[Records from a data source]
>>>>>

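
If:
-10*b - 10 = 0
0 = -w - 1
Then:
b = -1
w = -1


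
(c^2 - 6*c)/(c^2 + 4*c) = (c - 6)/(c + 4)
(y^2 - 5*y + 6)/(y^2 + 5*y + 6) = (y^2 - 5*y + 6)/(y^2 + 5*y + 6)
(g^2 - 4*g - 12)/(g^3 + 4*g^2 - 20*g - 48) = (g - 6)/(g^2 + 2*g - 24)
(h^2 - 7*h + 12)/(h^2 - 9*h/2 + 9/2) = 2*(h - 4)/(2*h - 3)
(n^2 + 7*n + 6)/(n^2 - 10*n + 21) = (n^2 + 7*n + 6)/(n^2 - 10*n + 21)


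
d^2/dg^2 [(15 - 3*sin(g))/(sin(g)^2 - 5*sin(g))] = 3/sin(g) - 6/sin(g)^3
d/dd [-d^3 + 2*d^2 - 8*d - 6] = -3*d^2 + 4*d - 8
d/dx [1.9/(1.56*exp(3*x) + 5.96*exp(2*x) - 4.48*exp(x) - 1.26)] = (-8.892*exp(2*x) - 22.648*exp(x) + 8.512)*exp(x)/(1.56*exp(3*x) + 5.96*exp(2*x) - 4.48*exp(x) - 1.26)^2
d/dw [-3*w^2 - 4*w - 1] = -6*w - 4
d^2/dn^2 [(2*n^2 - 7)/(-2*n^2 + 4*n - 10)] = (-4*n^3 + 51*n^2 - 42*n - 57)/(n^6 - 6*n^5 + 27*n^4 - 68*n^3 + 135*n^2 - 150*n + 125)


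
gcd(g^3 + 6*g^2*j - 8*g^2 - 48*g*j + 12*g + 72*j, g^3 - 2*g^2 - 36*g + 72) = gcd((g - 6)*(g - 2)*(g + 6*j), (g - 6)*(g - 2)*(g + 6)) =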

<<<<<

#### [WHAT THE EXERCISE ASKS]
In the entries above, find the line with "d/dd [-d^3 +", then retype it and every line after it exactly.

#### [SOLVED PROBLEM]
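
d/dd [-d^3 + 2*d^2 - 8*d - 6] = -3*d^2 + 4*d - 8
d/dx [1.9/(1.56*exp(3*x) + 5.96*exp(2*x) - 4.48*exp(x) - 1.26)] = (-8.892*exp(2*x) - 22.648*exp(x) + 8.512)*exp(x)/(1.56*exp(3*x) + 5.96*exp(2*x) - 4.48*exp(x) - 1.26)^2
d/dw [-3*w^2 - 4*w - 1] = -6*w - 4
d^2/dn^2 [(2*n^2 - 7)/(-2*n^2 + 4*n - 10)] = (-4*n^3 + 51*n^2 - 42*n - 57)/(n^6 - 6*n^5 + 27*n^4 - 68*n^3 + 135*n^2 - 150*n + 125)


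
gcd(g^3 + 6*g^2*j - 8*g^2 - 48*g*j + 12*g + 72*j, g^3 - 2*g^2 - 36*g + 72) = gcd((g - 6)*(g - 2)*(g + 6*j), (g - 6)*(g - 2)*(g + 6)) =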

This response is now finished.